Instructions to follow: The expected answer is all of the entries, written out exactly.

[Saved entries]

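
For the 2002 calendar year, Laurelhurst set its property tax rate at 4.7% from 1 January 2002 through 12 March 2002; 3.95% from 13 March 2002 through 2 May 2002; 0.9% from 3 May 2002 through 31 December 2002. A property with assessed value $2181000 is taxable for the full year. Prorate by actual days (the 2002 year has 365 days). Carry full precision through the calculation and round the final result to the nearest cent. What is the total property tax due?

1 January – 12 March 2002: 71 days at 4.7% → $2181000 × 4.7% × 71/365 = $19939.7178
13 March – 2 May 2002: 51 days at 3.95% → $2181000 × 3.95% × 51/365 = $12037.3274
3 May – 31 December 2002: 243 days at 0.9% → $2181000 × 0.9% × 243/365 = $13068.0740
Total = $45045.1192

$45045.12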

Output of the exercise:
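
For the 2002 calendar year, Laurelhurst set its property tax rate at 4.7% from 1 January 2002 through 12 March 2002; 3.95% from 13 March 2002 through 2 May 2002; 0.9% from 3 May 2002 through 31 December 2002. A property with assessed value $2181000 is taxable for the full year. Prorate by actual days (the 2002 year has 365 days). Carry full precision through the calculation and round the final result to the nearest cent. What is the total property tax due?

1 January – 12 March 2002: 71 days at 4.7% → $2181000 × 4.7% × 71/365 = $19939.7178
13 March – 2 May 2002: 51 days at 3.95% → $2181000 × 3.95% × 51/365 = $12037.3274
3 May – 31 December 2002: 243 days at 0.9% → $2181000 × 0.9% × 243/365 = $13068.0740
Total = $45045.1192

$45045.12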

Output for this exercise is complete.